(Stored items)
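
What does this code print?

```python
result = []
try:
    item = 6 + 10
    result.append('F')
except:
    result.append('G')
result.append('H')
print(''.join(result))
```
FH

No exception, try block completes normally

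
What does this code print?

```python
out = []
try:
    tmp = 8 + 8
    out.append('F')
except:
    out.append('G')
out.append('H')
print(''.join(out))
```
FH

No exception, try block completes normally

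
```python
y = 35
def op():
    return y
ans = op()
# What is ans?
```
35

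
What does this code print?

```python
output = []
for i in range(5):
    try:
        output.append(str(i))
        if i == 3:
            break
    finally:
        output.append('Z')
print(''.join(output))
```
0Z1Z2Z3Z

finally runs even when breaking out of loop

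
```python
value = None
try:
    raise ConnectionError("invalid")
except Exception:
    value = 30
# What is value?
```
30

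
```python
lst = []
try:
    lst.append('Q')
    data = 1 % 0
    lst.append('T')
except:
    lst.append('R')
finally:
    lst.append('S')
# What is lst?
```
['Q', 'R', 'S']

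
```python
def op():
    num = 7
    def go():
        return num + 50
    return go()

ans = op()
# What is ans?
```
57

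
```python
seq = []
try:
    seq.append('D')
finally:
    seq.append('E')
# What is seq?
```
['D', 'E']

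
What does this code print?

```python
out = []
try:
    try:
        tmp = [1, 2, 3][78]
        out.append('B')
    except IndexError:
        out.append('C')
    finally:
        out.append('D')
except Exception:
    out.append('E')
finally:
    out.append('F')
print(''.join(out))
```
CDF

Both finally blocks run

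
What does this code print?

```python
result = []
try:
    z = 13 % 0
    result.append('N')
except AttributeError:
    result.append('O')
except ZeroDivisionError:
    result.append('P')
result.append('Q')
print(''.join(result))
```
PQ

ZeroDivisionError is caught by its specific handler, not AttributeError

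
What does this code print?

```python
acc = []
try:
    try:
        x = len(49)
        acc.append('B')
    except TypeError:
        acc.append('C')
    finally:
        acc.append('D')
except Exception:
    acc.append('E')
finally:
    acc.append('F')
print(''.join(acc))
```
CDF

Both finally blocks run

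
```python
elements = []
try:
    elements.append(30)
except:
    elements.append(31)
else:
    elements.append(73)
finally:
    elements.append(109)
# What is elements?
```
[30, 73, 109]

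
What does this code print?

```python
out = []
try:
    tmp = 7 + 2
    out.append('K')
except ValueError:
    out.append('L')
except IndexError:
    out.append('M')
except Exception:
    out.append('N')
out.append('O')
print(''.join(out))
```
KO

No exception, try block completes normally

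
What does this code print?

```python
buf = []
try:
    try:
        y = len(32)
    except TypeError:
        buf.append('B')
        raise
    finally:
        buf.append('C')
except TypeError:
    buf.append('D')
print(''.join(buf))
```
BCD

finally runs before re-raised exception propagates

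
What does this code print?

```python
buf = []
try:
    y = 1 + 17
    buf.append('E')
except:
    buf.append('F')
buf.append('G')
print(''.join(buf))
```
EG

No exception, try block completes normally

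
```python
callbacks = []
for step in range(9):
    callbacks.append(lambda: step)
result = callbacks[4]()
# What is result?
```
8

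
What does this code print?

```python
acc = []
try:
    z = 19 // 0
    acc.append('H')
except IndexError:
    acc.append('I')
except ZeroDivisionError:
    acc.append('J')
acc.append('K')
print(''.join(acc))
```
JK

ZeroDivisionError is caught by its specific handler, not IndexError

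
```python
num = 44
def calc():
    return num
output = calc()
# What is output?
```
44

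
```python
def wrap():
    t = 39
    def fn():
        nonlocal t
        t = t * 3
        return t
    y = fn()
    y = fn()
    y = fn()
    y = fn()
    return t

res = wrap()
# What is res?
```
3159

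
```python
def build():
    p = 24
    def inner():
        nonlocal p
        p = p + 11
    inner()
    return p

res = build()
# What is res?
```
35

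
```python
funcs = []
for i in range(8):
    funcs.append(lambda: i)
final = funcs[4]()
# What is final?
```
7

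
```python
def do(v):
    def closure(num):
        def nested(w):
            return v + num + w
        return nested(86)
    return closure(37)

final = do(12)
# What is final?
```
135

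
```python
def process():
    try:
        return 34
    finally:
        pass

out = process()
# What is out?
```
34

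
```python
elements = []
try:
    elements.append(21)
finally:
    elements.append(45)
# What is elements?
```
[21, 45]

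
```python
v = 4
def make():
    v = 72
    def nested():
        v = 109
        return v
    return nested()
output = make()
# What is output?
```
109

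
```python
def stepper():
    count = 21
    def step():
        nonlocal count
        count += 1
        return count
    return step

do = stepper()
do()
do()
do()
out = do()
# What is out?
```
25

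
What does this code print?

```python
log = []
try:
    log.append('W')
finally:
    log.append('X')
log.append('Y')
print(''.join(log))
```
WXY

try/finally without except, no exception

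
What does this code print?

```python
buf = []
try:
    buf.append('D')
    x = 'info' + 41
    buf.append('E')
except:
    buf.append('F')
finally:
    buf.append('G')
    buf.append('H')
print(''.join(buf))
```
DFGH

Code before exception runs, then except, then all of finally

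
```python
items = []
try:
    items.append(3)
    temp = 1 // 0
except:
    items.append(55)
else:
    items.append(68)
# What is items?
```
[3, 55]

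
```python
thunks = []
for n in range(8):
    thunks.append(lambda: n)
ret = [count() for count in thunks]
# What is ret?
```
[7, 7, 7, 7, 7, 7, 7, 7]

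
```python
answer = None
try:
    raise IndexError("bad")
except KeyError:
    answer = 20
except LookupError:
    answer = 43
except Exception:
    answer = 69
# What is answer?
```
43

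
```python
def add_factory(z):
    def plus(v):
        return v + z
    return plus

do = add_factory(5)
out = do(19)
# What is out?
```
24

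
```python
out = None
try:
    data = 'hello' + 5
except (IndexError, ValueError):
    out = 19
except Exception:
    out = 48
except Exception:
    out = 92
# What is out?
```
48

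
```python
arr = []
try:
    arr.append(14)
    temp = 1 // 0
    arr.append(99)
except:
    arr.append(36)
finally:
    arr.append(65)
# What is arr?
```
[14, 36, 65]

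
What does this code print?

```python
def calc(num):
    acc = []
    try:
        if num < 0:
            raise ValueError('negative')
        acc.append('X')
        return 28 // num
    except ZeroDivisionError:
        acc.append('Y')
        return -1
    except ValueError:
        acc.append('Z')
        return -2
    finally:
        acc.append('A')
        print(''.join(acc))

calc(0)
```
XYA

num=0 causes ZeroDivisionError, caught, finally prints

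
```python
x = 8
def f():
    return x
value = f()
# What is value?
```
8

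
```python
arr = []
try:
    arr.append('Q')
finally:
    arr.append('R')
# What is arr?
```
['Q', 'R']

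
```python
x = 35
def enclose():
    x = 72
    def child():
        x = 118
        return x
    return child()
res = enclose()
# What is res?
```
118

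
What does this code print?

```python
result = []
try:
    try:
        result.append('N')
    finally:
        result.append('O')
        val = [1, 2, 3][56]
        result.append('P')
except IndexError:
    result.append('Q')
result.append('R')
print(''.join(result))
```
NOQR

Exception in inner finally caught by outer except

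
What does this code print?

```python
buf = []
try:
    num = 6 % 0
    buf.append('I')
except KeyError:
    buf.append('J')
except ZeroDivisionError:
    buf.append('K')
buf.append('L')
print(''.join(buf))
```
KL

ZeroDivisionError is caught by its specific handler, not KeyError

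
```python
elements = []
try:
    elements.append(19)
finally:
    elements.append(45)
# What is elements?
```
[19, 45]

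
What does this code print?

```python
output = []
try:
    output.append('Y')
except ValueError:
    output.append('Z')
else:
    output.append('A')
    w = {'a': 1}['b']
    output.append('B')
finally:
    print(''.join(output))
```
YA

Try succeeds, else appends 'A', KeyError in else is uncaught, finally prints before exception propagates ('B' never appended)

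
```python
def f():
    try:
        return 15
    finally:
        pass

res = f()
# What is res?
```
15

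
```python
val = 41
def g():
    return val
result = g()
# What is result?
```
41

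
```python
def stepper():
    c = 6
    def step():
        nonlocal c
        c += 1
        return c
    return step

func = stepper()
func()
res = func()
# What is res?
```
8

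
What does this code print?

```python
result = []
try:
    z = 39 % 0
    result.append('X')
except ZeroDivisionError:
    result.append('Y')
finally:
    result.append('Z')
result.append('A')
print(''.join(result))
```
YZA

finally always runs, even after exception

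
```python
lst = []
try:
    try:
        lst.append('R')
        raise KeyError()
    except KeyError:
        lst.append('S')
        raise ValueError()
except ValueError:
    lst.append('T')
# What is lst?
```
['R', 'S', 'T']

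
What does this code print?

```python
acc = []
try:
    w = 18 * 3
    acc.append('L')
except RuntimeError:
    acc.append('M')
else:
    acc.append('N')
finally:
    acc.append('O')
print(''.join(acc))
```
LNO

else runs before finally when no exception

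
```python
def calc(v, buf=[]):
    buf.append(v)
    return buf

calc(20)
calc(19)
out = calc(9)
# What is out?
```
[20, 19, 9]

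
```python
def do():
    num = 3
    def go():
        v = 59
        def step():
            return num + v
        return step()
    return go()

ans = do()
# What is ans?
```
62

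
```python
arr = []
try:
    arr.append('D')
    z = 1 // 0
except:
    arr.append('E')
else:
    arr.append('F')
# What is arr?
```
['D', 'E']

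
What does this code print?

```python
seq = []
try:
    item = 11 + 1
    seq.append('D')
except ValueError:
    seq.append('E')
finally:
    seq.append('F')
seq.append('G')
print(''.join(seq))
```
DFG

finally runs after normal execution too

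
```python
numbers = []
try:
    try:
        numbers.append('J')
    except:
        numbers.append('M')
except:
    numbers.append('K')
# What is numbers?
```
['J']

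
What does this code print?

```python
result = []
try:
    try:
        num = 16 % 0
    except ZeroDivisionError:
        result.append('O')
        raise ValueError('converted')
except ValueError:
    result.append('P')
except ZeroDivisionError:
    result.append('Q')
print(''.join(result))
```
OP

New ValueError raised, caught by outer ValueError handler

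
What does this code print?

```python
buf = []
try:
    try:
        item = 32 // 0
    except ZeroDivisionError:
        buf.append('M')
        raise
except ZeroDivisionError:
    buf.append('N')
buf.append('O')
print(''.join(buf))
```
MNO

raise without argument re-raises current exception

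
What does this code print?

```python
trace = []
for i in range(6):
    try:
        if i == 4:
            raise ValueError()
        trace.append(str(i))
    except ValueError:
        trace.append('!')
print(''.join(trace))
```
0123!5

Exception on i=4 caught, loop continues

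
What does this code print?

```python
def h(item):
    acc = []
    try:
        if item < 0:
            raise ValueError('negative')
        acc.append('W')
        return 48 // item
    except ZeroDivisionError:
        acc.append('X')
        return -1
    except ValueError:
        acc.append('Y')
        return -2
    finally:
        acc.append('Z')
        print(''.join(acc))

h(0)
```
WXZ

item=0 causes ZeroDivisionError, caught, finally prints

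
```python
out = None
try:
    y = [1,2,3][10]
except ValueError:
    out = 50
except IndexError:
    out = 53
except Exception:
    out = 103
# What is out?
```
53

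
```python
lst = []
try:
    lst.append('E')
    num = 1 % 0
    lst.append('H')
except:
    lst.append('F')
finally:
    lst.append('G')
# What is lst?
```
['E', 'F', 'G']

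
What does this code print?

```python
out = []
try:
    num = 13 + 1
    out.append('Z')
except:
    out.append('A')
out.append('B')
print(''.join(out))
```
ZB

No exception, try block completes normally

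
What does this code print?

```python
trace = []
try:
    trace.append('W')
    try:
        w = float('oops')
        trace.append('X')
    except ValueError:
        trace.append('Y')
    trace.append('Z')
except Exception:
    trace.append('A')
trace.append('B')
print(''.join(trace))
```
WYZB

Inner exception caught by inner handler, outer continues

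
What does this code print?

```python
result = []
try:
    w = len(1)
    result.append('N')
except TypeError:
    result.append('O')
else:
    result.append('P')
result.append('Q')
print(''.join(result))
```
OQ

else block skipped when exception is caught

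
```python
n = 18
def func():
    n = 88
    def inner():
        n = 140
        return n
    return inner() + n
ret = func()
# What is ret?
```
228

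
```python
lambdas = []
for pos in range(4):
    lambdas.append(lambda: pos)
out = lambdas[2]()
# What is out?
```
3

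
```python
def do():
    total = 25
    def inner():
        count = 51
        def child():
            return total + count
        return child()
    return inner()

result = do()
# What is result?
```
76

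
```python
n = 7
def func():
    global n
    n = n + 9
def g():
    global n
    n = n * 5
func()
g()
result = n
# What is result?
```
80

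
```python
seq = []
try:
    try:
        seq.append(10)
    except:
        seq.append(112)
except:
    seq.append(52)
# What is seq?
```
[10]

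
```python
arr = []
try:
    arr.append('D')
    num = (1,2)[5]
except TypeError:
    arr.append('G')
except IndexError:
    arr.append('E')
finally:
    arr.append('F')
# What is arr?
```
['D', 'E', 'F']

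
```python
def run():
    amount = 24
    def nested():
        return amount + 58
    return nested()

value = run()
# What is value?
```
82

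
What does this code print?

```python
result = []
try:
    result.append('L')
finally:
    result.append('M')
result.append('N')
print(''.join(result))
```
LMN

try/finally without except, no exception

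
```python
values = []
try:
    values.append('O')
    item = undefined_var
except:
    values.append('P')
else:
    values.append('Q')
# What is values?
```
['O', 'P']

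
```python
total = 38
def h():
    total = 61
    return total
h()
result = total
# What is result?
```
38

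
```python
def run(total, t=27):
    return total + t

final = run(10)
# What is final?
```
37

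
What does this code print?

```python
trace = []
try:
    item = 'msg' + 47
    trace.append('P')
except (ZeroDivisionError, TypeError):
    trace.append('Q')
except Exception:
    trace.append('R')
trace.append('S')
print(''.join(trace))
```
QS

TypeError matches tuple containing it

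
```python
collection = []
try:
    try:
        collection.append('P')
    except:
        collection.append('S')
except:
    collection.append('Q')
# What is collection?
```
['P']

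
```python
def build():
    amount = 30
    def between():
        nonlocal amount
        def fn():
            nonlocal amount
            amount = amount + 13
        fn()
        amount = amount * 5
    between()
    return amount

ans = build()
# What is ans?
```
215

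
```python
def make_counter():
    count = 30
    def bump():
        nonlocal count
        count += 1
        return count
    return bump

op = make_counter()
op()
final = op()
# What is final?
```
32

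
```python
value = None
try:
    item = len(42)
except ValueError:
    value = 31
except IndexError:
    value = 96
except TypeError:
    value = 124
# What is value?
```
124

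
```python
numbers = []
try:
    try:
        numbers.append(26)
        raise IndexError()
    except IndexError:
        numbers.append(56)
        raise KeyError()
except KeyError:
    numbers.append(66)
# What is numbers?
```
[26, 56, 66]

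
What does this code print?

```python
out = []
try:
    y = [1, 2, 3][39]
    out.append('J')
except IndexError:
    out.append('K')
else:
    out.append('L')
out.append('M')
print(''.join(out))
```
KM

else block skipped when exception is caught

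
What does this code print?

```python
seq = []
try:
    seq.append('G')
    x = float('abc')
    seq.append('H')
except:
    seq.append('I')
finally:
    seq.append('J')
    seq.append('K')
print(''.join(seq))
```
GIJK

Code before exception runs, then except, then all of finally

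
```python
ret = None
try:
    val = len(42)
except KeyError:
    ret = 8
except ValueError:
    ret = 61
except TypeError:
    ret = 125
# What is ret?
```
125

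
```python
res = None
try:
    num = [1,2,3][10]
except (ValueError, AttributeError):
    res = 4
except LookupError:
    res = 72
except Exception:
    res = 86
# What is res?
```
72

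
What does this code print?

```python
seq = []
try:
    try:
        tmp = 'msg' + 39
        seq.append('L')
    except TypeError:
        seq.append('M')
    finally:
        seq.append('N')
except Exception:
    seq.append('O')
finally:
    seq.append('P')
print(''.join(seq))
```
MNP

Both finally blocks run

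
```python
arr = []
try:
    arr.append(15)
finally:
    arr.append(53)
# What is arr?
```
[15, 53]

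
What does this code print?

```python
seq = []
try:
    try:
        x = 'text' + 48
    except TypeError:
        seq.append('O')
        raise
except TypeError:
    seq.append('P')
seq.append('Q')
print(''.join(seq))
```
OPQ

raise without argument re-raises current exception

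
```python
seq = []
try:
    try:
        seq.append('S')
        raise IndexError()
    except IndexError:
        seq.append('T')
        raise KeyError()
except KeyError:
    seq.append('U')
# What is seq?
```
['S', 'T', 'U']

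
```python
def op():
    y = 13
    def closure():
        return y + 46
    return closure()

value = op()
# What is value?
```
59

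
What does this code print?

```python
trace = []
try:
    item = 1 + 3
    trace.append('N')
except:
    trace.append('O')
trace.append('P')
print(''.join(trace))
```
NP

No exception, try block completes normally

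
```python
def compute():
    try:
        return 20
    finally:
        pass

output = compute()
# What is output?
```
20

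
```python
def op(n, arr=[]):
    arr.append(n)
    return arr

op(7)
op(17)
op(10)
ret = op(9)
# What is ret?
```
[7, 17, 10, 9]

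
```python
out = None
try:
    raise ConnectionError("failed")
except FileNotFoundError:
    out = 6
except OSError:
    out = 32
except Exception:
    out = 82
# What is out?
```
32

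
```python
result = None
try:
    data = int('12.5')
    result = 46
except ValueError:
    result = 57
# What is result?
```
57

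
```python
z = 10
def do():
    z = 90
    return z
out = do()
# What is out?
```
90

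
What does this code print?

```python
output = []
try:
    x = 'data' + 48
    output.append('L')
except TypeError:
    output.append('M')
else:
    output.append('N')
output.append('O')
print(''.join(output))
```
MO

else block skipped when exception is caught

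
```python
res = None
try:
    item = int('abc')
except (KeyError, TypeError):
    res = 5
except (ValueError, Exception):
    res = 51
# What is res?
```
51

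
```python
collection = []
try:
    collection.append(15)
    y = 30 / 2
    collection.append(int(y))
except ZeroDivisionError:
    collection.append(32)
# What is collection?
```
[15, 15]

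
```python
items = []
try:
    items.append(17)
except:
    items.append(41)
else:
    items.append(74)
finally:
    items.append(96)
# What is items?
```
[17, 74, 96]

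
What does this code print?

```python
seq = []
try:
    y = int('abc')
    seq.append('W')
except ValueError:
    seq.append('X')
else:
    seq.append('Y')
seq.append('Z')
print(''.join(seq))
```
XZ

else block skipped when exception is caught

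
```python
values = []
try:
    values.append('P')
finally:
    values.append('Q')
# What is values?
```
['P', 'Q']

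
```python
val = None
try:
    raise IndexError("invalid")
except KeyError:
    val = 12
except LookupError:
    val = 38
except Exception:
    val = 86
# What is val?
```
38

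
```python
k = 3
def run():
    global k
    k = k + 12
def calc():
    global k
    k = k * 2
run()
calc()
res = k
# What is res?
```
30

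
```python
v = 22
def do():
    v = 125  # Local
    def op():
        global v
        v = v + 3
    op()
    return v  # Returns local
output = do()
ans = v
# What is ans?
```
25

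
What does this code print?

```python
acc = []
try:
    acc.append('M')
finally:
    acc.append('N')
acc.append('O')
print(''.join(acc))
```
MNO

try/finally without except, no exception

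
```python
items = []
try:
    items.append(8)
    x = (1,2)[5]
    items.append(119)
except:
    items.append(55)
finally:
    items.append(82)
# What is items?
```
[8, 55, 82]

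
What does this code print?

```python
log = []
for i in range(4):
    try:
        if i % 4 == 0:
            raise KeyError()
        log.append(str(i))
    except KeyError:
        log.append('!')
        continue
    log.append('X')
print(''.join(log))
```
!1X2X3X

continue in except skips rest of loop body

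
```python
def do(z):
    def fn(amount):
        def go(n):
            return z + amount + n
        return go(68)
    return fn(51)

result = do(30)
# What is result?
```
149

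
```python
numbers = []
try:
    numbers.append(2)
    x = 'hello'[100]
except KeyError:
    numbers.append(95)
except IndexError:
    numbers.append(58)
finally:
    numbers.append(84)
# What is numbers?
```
[2, 58, 84]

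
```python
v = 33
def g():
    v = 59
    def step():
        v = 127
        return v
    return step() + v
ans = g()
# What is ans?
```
186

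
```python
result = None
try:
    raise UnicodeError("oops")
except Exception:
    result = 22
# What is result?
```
22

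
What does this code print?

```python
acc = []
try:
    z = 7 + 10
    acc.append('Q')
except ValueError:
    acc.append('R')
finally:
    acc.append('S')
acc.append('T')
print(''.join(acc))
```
QST

finally runs after normal execution too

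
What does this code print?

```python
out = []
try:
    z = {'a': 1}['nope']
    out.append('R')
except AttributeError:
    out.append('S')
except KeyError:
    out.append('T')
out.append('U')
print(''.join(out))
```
TU

KeyError is caught by its specific handler, not AttributeError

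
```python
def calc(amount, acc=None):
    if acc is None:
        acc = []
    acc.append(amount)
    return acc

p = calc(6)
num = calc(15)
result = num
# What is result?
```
[15]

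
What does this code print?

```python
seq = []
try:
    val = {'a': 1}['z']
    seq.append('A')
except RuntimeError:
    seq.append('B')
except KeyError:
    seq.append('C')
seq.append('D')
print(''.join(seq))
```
CD

KeyError is caught by its specific handler, not RuntimeError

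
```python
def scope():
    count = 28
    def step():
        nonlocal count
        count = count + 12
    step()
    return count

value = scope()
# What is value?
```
40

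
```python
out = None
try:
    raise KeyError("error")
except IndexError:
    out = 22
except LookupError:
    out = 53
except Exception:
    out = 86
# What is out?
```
53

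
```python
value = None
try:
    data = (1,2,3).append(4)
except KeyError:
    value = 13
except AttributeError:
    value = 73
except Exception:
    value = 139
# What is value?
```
73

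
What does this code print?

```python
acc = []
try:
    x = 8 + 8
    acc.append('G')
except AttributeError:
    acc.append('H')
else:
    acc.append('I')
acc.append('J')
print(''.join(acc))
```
GIJ

else block runs when no exception occurs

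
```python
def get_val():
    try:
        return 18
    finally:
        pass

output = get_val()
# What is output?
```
18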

What needs to be done: From the records above, pick out and copy each line holding the word "answer".

Result of this exercise:
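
answer = None
    answer = 20
    answer = 43
    answer = 69
# What is answer?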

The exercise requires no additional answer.